● **INFORMATION PROVIDED**:
##############################

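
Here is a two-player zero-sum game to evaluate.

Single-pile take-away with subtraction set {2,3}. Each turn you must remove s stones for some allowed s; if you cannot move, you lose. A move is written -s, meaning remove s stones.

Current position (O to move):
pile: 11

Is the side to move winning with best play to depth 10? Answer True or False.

O winning at [11]: False

[11] O move#1: -2:-1/9*, -3:-1/8
[9] X move#2: -2:-1/7, -3:+1/6*
[6] O move#3: -2:-1/4*, -3:-1/3
[4] X move#4: -2:-1/2, -3:+1/1*
[1] end (terminal -1, O#5); searched 11 to 10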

##############################

An exact transcription of all the entries is needed.

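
Here is a two-player zero-sum game to evaluate.

Single-pile take-away with subtraction set {2,3}. Each turn you must remove s stones for some allowed s; if you cannot move, you lose. A move is written -s, meaning remove s stones.

Current position (O to move):
pile: 11

Is the side to move winning with best play to depth 10? Answer True or False.

O winning at [11]: False

[11] O move#1: -2:-1/9*, -3:-1/8
[9] X move#2: -2:-1/7, -3:+1/6*
[6] O move#3: -2:-1/4*, -3:-1/3
[4] X move#4: -2:-1/2, -3:+1/1*
[1] end (terminal -1, O#5); searched 11 to 10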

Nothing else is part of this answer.